TRY IT » The response must reproduce every record below without alteration.

··· DATA PROVIDED ···

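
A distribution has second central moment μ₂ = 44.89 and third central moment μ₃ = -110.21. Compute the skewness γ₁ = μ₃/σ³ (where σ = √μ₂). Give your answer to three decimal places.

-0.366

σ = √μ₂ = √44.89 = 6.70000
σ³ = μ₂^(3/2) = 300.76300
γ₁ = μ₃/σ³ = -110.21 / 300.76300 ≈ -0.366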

···

TASK RESPONSE »
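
A distribution has second central moment μ₂ = 44.89 and third central moment μ₃ = -110.21. Compute the skewness γ₁ = μ₃/σ³ (where σ = √μ₂). Give your answer to three decimal places.

-0.366

σ = √μ₂ = √44.89 = 6.70000
σ³ = μ₂^(3/2) = 300.76300
γ₁ = μ₃/σ³ = -110.21 / 300.76300 ≈ -0.366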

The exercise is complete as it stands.